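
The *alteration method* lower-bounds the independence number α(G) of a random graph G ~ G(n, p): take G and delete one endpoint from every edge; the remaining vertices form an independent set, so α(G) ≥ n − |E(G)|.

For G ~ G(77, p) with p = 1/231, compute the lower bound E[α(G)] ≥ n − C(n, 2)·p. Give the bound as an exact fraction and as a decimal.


E[|E(G)|] = C(77, 2)·p = 2926 · (1/231) = 38/3.
E[α(G)] ≥ n − E[|E(G)|] = 77 − 38/3 = 193/3.
Numerically: ≈ 64.3333.
(This is only a lower bound; the true E[α(G)] may be larger.)

E[α(G)] ≥ 193/3 ≈ 64.3333.


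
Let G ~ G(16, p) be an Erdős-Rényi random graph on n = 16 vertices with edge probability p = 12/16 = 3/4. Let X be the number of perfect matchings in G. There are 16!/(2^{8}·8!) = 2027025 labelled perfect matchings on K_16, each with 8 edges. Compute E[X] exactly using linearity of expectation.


K_16 has 16!/(2^{8}·8!) = 2027025 labelled perfect matchings.
For each such perfect matching H, let X_H = 1 if all 8 edges of H are present in G. Then P[X_H = 1] = p^{8} = (3/4)^{8} = 6561/65536.
By linearity of expectation: E[X] = Σ_H E[X_H] = 2027025 · p^{8} = 2027025 · 6561/65536 = 13299311025/65536.
Numerically: E[X] ≈ 2.0293e+05.

E[X] = 2027025 · (3/4)^{8} = 13299311025/65536 ≈ 2.0293e+05.


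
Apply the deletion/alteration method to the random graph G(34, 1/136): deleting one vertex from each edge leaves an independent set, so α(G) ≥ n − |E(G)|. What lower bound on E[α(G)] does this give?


E[|E(G)|] = C(34, 2)·p = 561 · (1/136) = 33/8.
E[α(G)] ≥ n − E[|E(G)|] = 34 − 33/8 = 239/8.
Numerically: ≈ 29.875.
(This is only a lower bound; the true E[α(G)] may be larger.)

E[α(G)] ≥ 239/8 ≈ 29.875.


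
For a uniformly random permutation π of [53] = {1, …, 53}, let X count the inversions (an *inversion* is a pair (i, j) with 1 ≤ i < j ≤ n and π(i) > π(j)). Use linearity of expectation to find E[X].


Write X = Σ X_I over the C(53, 2) = 1378 pairs i < j, with X_I the indicator of one inversion.
There are 1378 indicators.
For each fixed pair i < j, the values π(i) and π(j) are two distinct elements of {1, …, 53} in uniformly random order; by symmetry P[π(i) > π(j)] = 1/2.
By linearity: E[X] = 1378 · (1/2) = C(53, 2) · (1/2) = 1378/2 = 689 ≈ 689.000000.

E[X] = 689 = 689.000000.


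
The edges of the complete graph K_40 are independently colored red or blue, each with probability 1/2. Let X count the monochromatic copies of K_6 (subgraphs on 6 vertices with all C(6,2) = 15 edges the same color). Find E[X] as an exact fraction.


Let X = Σ_S X_S over the C(40, 6) = 3838380 subsets S of size 6, where X_S = 1 if the K_6 on S is monochromatic.
For a fixed S, the K_6 on S has C(6, 2) = 15 edges. P[all 15 edges red] = (1/2)^15, and likewise for blue, so P[monochromatic] = 2·(1/2)^15 = 2^{1 − 15} = 1/16384.
By linearity: E[X] = C(40, 6) · 2^{1 − 15} = 3838380 · 1/16384 = 959595/4096.
Numerically: E[X] ≈ 234.2761.

E[X] = C(40,6)·2^(1−C(6,2)) = 959595/4096 ≈ 234.2761.


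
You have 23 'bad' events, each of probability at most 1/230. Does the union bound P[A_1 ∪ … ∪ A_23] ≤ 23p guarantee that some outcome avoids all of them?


Union bound: P[∪_{i=1}^{23} A_i] ≤ Σ_i P[A_i] ≤ 23·p = 23·(1/230) = 1/10.
Numerically: 1/10 ≈ 0.10000.
Is 1/10 < 1? YES.
Since P[∪ A_i] ≤ 1/10 < 1, the complement has P[∩ A_i^c] ≥ 1 − 1/10 = 9/10 > 0, so some outcome avoids every A_i.

23·p = 1/10 ≈ 0.10000; existence CERTIFIED by the union bound.


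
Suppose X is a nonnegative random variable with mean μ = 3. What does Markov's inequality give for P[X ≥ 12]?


μ = E[X] = 3, a = 12.
Markov: P[X ≥ 12] ≤ μ/a = (3)/12 = 1/4.
Numerically: ≈ 0.250.
(Since a = 12 > μ = 3.000, the bound 1/4 is < 1 and informative.)

P[X ≥ 12] ≤ 1/4 ≈ 0.250.


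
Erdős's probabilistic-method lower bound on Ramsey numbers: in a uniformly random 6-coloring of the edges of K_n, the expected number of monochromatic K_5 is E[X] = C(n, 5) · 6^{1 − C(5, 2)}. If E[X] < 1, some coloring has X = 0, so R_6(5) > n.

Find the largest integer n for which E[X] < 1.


We need C(n, 5) · 6^{1 − 10} < 1, i.e. C(n, 5) < 6^{10 − 1} = 10077696.
Check values of n near the boundary:
  n = 64: C(64, 5) = 7624512; 7624512 < 10077696? YES
  n = 65: C(65, 5) = 8259888; 8259888 < 10077696? YES
  n = 66: C(66, 5) = 8936928; 8936928 < 10077696? YES
  n = 67: C(67, 5) = 9657648; 9657648 < 10077696? YES
  n = 68: C(68, 5) = 10424128; 10424128 < 10077696? NO
The largest n with C(n, 5) < 10077696 is n = 67 (where E[X] = 67067/69984 ≈ 0.9583190). Hence R_6(5) > 67, i.e. R_6(5) ≥ 68.

Largest n = 67; hence R_6(5) > 67.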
*-*-*
*PROBLEM TO SOLVE*. Your answer must be the line with "Erdős's probabilistic-method lower" and all lines after it through the final line of the entries, copied exactly and with nothing added.

*ANSWER SPACE*.
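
Erdős's probabilistic-method lower bound on Ramsey numbers: in a uniformly random 6-coloring of the edges of K_n, the expected number of monochromatic K_5 is E[X] = C(n, 5) · 6^{1 − C(5, 2)}. If E[X] < 1, some coloring has X = 0, so R_6(5) > n.

Find the largest integer n for which E[X] < 1.


We need C(n, 5) · 6^{1 − 10} < 1, i.e. C(n, 5) < 6^{10 − 1} = 10077696.
Check values of n near the boundary:
  n = 64: C(64, 5) = 7624512; 7624512 < 10077696? YES
  n = 65: C(65, 5) = 8259888; 8259888 < 10077696? YES
  n = 66: C(66, 5) = 8936928; 8936928 < 10077696? YES
  n = 67: C(67, 5) = 9657648; 9657648 < 10077696? YES
  n = 68: C(68, 5) = 10424128; 10424128 < 10077696? NO
The largest n with C(n, 5) < 10077696 is n = 67 (where E[X] = 67067/69984 ≈ 0.9583190). Hence R_6(5) > 67, i.e. R_6(5) ≥ 68.

Largest n = 67; hence R_6(5) > 67.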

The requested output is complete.